Your task: After reading the data, copy it out in full and exactly.

Stored data entries
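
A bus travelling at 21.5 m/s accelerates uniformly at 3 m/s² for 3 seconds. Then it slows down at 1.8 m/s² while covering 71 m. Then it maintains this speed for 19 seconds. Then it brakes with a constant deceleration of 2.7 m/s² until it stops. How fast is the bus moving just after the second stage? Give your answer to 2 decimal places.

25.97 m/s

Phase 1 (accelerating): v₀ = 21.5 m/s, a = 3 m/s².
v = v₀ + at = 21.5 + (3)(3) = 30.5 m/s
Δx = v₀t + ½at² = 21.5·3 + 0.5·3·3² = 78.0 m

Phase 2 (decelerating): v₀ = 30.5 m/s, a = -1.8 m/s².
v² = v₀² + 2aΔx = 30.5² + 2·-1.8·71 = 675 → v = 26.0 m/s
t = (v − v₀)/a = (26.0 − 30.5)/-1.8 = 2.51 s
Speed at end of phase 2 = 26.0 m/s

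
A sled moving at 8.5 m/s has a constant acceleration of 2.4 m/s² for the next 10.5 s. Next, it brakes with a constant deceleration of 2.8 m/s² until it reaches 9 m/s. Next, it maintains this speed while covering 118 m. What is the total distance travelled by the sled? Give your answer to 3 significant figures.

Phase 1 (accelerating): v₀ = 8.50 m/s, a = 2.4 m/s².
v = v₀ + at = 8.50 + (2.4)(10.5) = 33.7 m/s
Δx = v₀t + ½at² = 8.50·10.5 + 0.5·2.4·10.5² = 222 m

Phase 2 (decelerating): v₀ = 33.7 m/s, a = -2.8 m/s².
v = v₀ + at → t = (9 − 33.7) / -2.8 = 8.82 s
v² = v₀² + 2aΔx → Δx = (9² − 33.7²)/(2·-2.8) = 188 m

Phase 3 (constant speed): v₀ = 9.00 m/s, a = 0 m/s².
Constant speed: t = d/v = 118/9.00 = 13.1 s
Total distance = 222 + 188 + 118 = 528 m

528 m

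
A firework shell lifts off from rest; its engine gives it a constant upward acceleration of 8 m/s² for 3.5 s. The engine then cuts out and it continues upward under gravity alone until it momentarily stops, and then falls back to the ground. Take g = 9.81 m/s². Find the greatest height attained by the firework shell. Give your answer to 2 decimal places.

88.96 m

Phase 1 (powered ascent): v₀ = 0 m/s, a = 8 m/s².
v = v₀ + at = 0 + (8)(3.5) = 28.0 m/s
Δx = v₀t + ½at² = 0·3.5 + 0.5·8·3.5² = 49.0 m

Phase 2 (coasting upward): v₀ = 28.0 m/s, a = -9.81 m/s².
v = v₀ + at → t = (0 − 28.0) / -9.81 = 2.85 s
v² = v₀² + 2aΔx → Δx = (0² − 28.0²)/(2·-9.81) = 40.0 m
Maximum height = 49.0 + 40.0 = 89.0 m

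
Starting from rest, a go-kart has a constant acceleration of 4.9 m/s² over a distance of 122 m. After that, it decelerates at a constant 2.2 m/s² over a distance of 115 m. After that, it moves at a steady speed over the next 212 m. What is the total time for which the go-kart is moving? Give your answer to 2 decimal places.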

The completed task:
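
A bus travelling at 21.5 m/s accelerates uniformly at 3 m/s² for 3 seconds. Then it slows down at 1.8 m/s² while covering 71 m. Then it maintains this speed for 19 seconds. Then it brakes with a constant deceleration of 2.7 m/s² until it stops. How fast is the bus moving just after the second stage? Give your answer to 2 decimal places.

25.97 m/s

Phase 1 (accelerating): v₀ = 21.5 m/s, a = 3 m/s².
v = v₀ + at = 21.5 + (3)(3) = 30.5 m/s
Δx = v₀t + ½at² = 21.5·3 + 0.5·3·3² = 78.0 m

Phase 2 (decelerating): v₀ = 30.5 m/s, a = -1.8 m/s².
v² = v₀² + 2aΔx = 30.5² + 2·-1.8·71 = 675 → v = 26.0 m/s
t = (v − v₀)/a = (26.0 − 30.5)/-1.8 = 2.51 s
Speed at end of phase 2 = 26.0 m/s

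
A sled moving at 8.5 m/s has a constant acceleration of 2.4 m/s² for the next 10.5 s. Next, it brakes with a constant deceleration of 2.8 m/s² until it reaches 9 m/s. Next, it maintains this speed while covering 118 m. What is the total distance travelled by the sled? Give your answer to 3 significant figures.

Phase 1 (accelerating): v₀ = 8.50 m/s, a = 2.4 m/s².
v = v₀ + at = 8.50 + (2.4)(10.5) = 33.7 m/s
Δx = v₀t + ½at² = 8.50·10.5 + 0.5·2.4·10.5² = 222 m

Phase 2 (decelerating): v₀ = 33.7 m/s, a = -2.8 m/s².
v = v₀ + at → t = (9 − 33.7) / -2.8 = 8.82 s
v² = v₀² + 2aΔx → Δx = (9² − 33.7²)/(2·-2.8) = 188 m

Phase 3 (constant speed): v₀ = 9.00 m/s, a = 0 m/s².
Constant speed: t = d/v = 118/9.00 = 13.1 s
Total distance = 222 + 188 + 118 = 528 m

528 m

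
A firework shell lifts off from rest; its engine gives it a constant upward acceleration of 8 m/s² for 3.5 s. The engine then cuts out and it continues upward under gravity alone until it momentarily stops, and then falls back to the ground. Take g = 9.81 m/s². Find the greatest height attained by the firework shell. Give your answer to 2 decimal places.

88.96 m

Phase 1 (powered ascent): v₀ = 0 m/s, a = 8 m/s².
v = v₀ + at = 0 + (8)(3.5) = 28.0 m/s
Δx = v₀t + ½at² = 0·3.5 + 0.5·8·3.5² = 49.0 m

Phase 2 (coasting upward): v₀ = 28.0 m/s, a = -9.81 m/s².
v = v₀ + at → t = (0 − 28.0) / -9.81 = 2.85 s
v² = v₀² + 2aΔx → Δx = (0² − 28.0²)/(2·-9.81) = 40.0 m
Maximum height = 49.0 + 40.0 = 89.0 m

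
Starting from rest, a go-kart has a constant acceleration of 4.9 m/s² over a distance of 122 m. After that, it decelerates at a constant 2.2 m/s² over a distance of 115 m. After that, it moves at a steady speed over the next 212 m. What is the total time for which the go-kart is moving? Give your answer to 2 decimal places.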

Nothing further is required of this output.